Entries shown →
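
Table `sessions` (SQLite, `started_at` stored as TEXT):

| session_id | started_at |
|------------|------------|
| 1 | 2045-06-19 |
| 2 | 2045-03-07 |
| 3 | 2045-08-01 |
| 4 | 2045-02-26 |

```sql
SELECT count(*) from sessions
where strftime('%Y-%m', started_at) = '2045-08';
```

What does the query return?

Rows with year-month 2045-08: 2045-08-01 → 1.

1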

Task →
Your task is to reproduce the whole listing exactly.

Exercise response →
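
Table `sessions` (SQLite, `started_at` stored as TEXT):

| session_id | started_at |
|------------|------------|
| 1 | 2045-06-19 |
| 2 | 2045-03-07 |
| 3 | 2045-08-01 |
| 4 | 2045-02-26 |

```sql
SELECT count(*) from sessions
where strftime('%Y-%m', started_at) = '2045-08';
```

What does the query return?

Rows with year-month 2045-08: 2045-08-01 → 1.

1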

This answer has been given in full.